*Prompt*: An exact, word-for-word copy of the entries is required, beginning at the line that contains "A column supporting a mezzanine floor has a rectangular" and ending at the last line, both included.

(Stored data)
·····

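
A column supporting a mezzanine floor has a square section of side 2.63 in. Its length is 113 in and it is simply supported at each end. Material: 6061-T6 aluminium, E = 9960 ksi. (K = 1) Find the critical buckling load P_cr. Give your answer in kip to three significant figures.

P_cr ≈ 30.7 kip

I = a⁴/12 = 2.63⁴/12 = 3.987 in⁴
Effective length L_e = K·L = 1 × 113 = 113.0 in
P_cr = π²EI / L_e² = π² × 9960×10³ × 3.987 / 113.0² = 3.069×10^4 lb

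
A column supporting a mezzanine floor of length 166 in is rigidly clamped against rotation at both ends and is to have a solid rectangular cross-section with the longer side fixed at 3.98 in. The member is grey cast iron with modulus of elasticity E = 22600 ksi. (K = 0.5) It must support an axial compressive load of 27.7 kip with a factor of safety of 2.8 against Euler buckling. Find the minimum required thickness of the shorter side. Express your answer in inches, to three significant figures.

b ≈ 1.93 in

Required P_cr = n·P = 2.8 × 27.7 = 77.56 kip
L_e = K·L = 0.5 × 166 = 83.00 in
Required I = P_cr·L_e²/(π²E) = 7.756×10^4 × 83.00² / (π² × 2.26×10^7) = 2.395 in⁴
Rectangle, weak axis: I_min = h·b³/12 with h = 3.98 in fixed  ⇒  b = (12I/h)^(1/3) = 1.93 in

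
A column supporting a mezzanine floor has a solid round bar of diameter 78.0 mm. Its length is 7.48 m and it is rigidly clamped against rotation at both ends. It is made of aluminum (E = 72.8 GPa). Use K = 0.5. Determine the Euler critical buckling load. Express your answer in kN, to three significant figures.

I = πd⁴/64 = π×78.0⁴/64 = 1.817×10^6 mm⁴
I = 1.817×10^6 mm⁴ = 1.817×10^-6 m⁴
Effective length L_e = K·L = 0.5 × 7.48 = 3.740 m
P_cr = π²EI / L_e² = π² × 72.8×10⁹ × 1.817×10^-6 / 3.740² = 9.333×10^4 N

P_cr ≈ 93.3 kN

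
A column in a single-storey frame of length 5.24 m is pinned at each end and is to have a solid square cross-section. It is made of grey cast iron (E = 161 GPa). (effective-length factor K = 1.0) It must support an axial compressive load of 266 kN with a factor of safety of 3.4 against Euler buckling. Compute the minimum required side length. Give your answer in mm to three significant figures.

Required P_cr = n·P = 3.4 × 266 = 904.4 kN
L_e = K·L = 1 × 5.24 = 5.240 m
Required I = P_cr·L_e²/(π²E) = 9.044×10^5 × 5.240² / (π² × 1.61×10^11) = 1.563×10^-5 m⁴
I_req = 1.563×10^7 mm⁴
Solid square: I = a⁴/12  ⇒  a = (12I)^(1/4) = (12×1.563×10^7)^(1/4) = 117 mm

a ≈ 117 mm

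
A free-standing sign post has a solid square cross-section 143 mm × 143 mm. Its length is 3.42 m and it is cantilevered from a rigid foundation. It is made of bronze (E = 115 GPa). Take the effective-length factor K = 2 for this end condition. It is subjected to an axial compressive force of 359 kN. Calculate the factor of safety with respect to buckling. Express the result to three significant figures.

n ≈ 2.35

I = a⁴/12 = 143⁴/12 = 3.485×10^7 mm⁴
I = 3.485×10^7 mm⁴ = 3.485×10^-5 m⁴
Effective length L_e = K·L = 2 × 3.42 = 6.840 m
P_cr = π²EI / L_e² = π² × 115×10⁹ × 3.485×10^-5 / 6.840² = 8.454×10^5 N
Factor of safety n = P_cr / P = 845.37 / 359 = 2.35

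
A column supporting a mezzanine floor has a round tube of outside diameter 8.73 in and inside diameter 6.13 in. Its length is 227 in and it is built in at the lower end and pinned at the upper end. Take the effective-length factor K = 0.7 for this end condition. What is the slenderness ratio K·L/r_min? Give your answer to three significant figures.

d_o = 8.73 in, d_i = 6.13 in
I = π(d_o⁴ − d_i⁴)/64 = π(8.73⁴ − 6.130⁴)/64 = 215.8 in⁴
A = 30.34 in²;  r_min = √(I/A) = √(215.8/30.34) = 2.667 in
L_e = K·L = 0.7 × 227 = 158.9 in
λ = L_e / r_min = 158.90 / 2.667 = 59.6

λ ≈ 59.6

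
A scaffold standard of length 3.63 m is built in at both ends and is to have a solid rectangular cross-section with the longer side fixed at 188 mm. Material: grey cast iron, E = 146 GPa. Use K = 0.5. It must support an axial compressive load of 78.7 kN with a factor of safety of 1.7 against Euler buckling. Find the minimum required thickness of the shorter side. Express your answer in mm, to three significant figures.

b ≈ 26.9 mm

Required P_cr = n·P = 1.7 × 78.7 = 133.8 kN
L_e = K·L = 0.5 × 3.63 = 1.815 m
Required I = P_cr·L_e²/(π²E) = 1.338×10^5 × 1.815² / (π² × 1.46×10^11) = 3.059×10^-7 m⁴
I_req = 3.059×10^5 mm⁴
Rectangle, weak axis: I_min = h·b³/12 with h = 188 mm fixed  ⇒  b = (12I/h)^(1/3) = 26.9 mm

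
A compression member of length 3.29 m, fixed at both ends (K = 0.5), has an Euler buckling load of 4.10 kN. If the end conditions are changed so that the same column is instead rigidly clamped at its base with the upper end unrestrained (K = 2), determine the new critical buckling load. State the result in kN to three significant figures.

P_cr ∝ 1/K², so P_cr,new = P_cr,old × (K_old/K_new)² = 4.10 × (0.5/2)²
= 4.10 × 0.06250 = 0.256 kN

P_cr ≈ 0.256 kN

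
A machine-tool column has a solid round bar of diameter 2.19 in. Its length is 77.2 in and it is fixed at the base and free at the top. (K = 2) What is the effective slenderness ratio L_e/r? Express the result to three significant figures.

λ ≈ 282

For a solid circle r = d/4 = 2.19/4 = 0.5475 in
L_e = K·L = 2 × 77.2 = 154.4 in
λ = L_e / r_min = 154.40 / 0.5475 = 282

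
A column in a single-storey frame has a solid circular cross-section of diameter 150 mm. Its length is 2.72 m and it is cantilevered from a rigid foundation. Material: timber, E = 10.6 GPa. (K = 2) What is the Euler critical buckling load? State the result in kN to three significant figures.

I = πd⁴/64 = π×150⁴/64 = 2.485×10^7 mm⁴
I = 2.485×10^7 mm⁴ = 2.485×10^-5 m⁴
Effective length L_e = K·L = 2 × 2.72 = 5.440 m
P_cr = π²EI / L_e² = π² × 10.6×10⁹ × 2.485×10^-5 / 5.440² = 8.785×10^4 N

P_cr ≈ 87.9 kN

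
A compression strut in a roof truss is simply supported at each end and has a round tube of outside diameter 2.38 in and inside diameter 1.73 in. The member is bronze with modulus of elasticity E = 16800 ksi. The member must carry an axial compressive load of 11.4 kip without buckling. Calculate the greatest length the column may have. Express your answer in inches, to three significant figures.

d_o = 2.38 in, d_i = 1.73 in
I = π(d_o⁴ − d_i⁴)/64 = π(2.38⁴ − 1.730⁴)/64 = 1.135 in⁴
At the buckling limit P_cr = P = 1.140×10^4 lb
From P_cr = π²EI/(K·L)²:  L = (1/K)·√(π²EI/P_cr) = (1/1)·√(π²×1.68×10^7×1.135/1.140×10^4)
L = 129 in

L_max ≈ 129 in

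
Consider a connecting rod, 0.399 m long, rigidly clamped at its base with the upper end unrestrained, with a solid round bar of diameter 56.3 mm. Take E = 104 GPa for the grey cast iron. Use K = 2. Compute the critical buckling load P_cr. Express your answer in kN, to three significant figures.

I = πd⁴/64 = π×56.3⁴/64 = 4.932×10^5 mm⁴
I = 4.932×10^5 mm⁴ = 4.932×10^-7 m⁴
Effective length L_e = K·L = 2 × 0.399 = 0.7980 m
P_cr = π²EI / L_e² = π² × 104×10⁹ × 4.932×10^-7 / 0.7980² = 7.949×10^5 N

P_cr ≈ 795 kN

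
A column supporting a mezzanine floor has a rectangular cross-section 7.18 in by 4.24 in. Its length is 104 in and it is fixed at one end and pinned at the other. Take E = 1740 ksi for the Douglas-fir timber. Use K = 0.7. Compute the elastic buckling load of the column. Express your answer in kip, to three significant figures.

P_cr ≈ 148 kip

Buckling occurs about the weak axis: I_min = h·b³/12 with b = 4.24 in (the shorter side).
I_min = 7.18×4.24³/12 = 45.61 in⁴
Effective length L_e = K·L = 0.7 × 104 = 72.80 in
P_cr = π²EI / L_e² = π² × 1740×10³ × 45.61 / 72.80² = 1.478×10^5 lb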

·····

*Reply*:
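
A column supporting a mezzanine floor has a rectangular cross-section 7.18 in by 4.24 in. Its length is 104 in and it is fixed at one end and pinned at the other. Take E = 1740 ksi for the Douglas-fir timber. Use K = 0.7. Compute the elastic buckling load of the column. Express your answer in kip, to three significant figures.

P_cr ≈ 148 kip

Buckling occurs about the weak axis: I_min = h·b³/12 with b = 4.24 in (the shorter side).
I_min = 7.18×4.24³/12 = 45.61 in⁴
Effective length L_e = K·L = 0.7 × 104 = 72.80 in
P_cr = π²EI / L_e² = π² × 1740×10³ × 45.61 / 72.80² = 1.478×10^5 lb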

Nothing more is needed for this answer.